* **Exercise**
Return the records in full, exactly as given.

Records from a data collection:
########
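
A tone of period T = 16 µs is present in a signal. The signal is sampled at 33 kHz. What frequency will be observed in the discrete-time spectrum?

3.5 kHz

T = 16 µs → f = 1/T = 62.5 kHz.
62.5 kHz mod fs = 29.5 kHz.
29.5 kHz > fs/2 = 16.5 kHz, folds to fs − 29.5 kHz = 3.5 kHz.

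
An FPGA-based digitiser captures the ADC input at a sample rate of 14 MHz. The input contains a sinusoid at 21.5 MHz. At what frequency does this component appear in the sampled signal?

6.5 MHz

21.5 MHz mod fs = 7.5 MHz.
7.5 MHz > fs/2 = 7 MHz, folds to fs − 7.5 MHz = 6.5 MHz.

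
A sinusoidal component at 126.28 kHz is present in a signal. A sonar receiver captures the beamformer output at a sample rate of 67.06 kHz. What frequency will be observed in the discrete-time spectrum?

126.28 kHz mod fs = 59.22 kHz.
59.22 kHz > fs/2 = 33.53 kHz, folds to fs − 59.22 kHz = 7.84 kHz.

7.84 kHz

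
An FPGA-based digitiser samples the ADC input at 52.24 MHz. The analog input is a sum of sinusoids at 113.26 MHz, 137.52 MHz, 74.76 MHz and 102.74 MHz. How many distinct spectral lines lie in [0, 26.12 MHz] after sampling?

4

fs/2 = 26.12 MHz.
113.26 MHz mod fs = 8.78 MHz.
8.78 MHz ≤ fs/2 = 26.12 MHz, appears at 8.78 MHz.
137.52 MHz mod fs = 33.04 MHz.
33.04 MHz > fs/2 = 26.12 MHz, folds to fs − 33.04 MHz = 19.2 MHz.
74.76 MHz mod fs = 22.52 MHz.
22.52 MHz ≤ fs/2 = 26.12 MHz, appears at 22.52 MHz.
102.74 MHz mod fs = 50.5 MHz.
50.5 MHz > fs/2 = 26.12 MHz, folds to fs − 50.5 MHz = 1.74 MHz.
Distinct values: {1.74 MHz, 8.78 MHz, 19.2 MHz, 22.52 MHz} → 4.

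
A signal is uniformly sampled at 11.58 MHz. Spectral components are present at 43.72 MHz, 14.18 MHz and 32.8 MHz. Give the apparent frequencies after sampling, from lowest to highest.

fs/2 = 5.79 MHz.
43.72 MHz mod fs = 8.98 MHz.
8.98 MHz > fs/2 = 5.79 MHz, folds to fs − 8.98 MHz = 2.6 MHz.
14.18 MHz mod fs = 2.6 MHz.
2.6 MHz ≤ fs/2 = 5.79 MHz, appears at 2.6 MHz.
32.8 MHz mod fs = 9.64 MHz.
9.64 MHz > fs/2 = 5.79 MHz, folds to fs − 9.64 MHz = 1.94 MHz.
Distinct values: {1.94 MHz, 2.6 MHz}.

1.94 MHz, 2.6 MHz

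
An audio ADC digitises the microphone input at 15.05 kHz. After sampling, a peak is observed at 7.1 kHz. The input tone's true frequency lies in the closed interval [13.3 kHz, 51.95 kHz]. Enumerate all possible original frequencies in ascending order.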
########
* **Task solution**
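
A tone of period T = 16 µs is present in a signal. The signal is sampled at 33 kHz. What frequency will be observed in the discrete-time spectrum?

3.5 kHz

T = 16 µs → f = 1/T = 62.5 kHz.
62.5 kHz mod fs = 29.5 kHz.
29.5 kHz > fs/2 = 16.5 kHz, folds to fs − 29.5 kHz = 3.5 kHz.

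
An FPGA-based digitiser captures the ADC input at a sample rate of 14 MHz. The input contains a sinusoid at 21.5 MHz. At what frequency does this component appear in the sampled signal?

6.5 MHz

21.5 MHz mod fs = 7.5 MHz.
7.5 MHz > fs/2 = 7 MHz, folds to fs − 7.5 MHz = 6.5 MHz.

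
A sinusoidal component at 126.28 kHz is present in a signal. A sonar receiver captures the beamformer output at a sample rate of 67.06 kHz. What frequency will be observed in the discrete-time spectrum?

126.28 kHz mod fs = 59.22 kHz.
59.22 kHz > fs/2 = 33.53 kHz, folds to fs − 59.22 kHz = 7.84 kHz.

7.84 kHz

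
An FPGA-based digitiser samples the ADC input at 52.24 MHz. The analog input is a sum of sinusoids at 113.26 MHz, 137.52 MHz, 74.76 MHz and 102.74 MHz. How many distinct spectral lines lie in [0, 26.12 MHz] after sampling?

4

fs/2 = 26.12 MHz.
113.26 MHz mod fs = 8.78 MHz.
8.78 MHz ≤ fs/2 = 26.12 MHz, appears at 8.78 MHz.
137.52 MHz mod fs = 33.04 MHz.
33.04 MHz > fs/2 = 26.12 MHz, folds to fs − 33.04 MHz = 19.2 MHz.
74.76 MHz mod fs = 22.52 MHz.
22.52 MHz ≤ fs/2 = 26.12 MHz, appears at 22.52 MHz.
102.74 MHz mod fs = 50.5 MHz.
50.5 MHz > fs/2 = 26.12 MHz, folds to fs − 50.5 MHz = 1.74 MHz.
Distinct values: {1.74 MHz, 8.78 MHz, 19.2 MHz, 22.52 MHz} → 4.

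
A signal is uniformly sampled at 11.58 MHz. Spectral components are present at 43.72 MHz, 14.18 MHz and 32.8 MHz. Give the apparent frequencies after sampling, from lowest to highest.

fs/2 = 5.79 MHz.
43.72 MHz mod fs = 8.98 MHz.
8.98 MHz > fs/2 = 5.79 MHz, folds to fs − 8.98 MHz = 2.6 MHz.
14.18 MHz mod fs = 2.6 MHz.
2.6 MHz ≤ fs/2 = 5.79 MHz, appears at 2.6 MHz.
32.8 MHz mod fs = 9.64 MHz.
9.64 MHz > fs/2 = 5.79 MHz, folds to fs − 9.64 MHz = 1.94 MHz.
Distinct values: {1.94 MHz, 2.6 MHz}.

1.94 MHz, 2.6 MHz

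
An audio ADC digitises the microphone input at 15.05 kHz. After sampling, a peak is observed at 7.1 kHz. The input tone's true frequency lies in the closed interval [13.3 kHz, 51.95 kHz]. Enumerate all possible original frequencies in ascending order.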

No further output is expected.